----- Records
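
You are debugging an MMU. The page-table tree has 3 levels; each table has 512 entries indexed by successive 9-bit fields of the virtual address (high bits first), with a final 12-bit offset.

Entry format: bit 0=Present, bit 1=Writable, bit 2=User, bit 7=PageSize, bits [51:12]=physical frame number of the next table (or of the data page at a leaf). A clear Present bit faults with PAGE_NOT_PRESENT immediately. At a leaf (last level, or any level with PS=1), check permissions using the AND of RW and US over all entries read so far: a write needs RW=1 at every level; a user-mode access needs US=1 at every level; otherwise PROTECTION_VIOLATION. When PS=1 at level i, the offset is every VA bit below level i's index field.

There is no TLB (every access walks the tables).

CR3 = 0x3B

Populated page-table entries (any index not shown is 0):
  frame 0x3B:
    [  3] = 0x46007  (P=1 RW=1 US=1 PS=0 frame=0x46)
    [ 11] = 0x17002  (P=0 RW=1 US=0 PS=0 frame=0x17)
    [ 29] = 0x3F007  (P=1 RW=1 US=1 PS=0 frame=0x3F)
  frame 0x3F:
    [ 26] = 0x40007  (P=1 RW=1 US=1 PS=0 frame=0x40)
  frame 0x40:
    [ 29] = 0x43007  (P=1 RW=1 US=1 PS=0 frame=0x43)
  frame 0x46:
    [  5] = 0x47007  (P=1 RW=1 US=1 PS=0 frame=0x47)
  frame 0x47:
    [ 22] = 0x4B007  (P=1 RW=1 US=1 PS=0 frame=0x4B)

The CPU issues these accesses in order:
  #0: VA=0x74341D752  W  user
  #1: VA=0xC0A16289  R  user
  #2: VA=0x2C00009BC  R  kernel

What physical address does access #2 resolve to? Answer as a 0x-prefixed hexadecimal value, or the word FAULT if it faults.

Trace:
#0 VA=0x74341D752 (w,user):
  [0] read 0x3B idx=29: raw=0x3F007 flags P=1 W=1 U=1 S=0
  [1] read 0x3F idx=26: raw=0x40007 flags P=1 W=1 U=1 S=0
  [2] read 0x40 idx=29: raw=0x43007 flags P=1 W=1 U=1 S=0
  ✓ 0x43752  — 3 lookups
#1 VA=0xC0A16289 (r,user):
  [0] read 0x3B idx=3: raw=0x46007 flags P=1 W=1 U=1 S=0
  [1] read 0x46 idx=5: raw=0x47007 flags P=1 W=1 U=1 S=0
  [2] read 0x47 idx=22: raw=0x4B007 flags P=1 W=1 U=1 S=0
  ✓ 0x4B289  — 3 lookups
#2 VA=0x2C00009BC (r,kernel):
  [0] read 0x3B idx=11: raw=0x17002 flags P=0 W=1 U=0 S=0
  ⇒ fault: PAGE_NOT_PRESENT  — 1 lookups

Access #2 PA: FAULT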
----------
Brief: The answer is the full set of records above, repeated exactly.

Solved exercise:
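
You are debugging an MMU. The page-table tree has 3 levels; each table has 512 entries indexed by successive 9-bit fields of the virtual address (high bits first), with a final 12-bit offset.

Entry format: bit 0=Present, bit 1=Writable, bit 2=User, bit 7=PageSize, bits [51:12]=physical frame number of the next table (or of the data page at a leaf). A clear Present bit faults with PAGE_NOT_PRESENT immediately. At a leaf (last level, or any level with PS=1), check permissions using the AND of RW and US over all entries read so far: a write needs RW=1 at every level; a user-mode access needs US=1 at every level; otherwise PROTECTION_VIOLATION. When PS=1 at level i, the offset is every VA bit below level i's index field.

There is no TLB (every access walks the tables).

CR3 = 0x3B

Populated page-table entries (any index not shown is 0):
  frame 0x3B:
    [  3] = 0x46007  (P=1 RW=1 US=1 PS=0 frame=0x46)
    [ 11] = 0x17002  (P=0 RW=1 US=0 PS=0 frame=0x17)
    [ 29] = 0x3F007  (P=1 RW=1 US=1 PS=0 frame=0x3F)
  frame 0x3F:
    [ 26] = 0x40007  (P=1 RW=1 US=1 PS=0 frame=0x40)
  frame 0x40:
    [ 29] = 0x43007  (P=1 RW=1 US=1 PS=0 frame=0x43)
  frame 0x46:
    [  5] = 0x47007  (P=1 RW=1 US=1 PS=0 frame=0x47)
  frame 0x47:
    [ 22] = 0x4B007  (P=1 RW=1 US=1 PS=0 frame=0x4B)

The CPU issues these accesses in order:
  #0: VA=0x74341D752  W  user
  #1: VA=0xC0A16289  R  user
  #2: VA=0x2C00009BC  R  kernel

What physical address does access #2 resolve to? Answer as a 0x-prefixed hexadecimal value, or the word FAULT if it faults.

Trace:
#0 VA=0x74341D752 (w,user):
  [0] read 0x3B idx=29: raw=0x3F007 flags P=1 W=1 U=1 S=0
  [1] read 0x3F idx=26: raw=0x40007 flags P=1 W=1 U=1 S=0
  [2] read 0x40 idx=29: raw=0x43007 flags P=1 W=1 U=1 S=0
  ✓ 0x43752  — 3 lookups
#1 VA=0xC0A16289 (r,user):
  [0] read 0x3B idx=3: raw=0x46007 flags P=1 W=1 U=1 S=0
  [1] read 0x46 idx=5: raw=0x47007 flags P=1 W=1 U=1 S=0
  [2] read 0x47 idx=22: raw=0x4B007 flags P=1 W=1 U=1 S=0
  ✓ 0x4B289  — 3 lookups
#2 VA=0x2C00009BC (r,kernel):
  [0] read 0x3B idx=11: raw=0x17002 flags P=0 W=1 U=0 S=0
  ⇒ fault: PAGE_NOT_PRESENT  — 1 lookups

Access #2 PA: FAULT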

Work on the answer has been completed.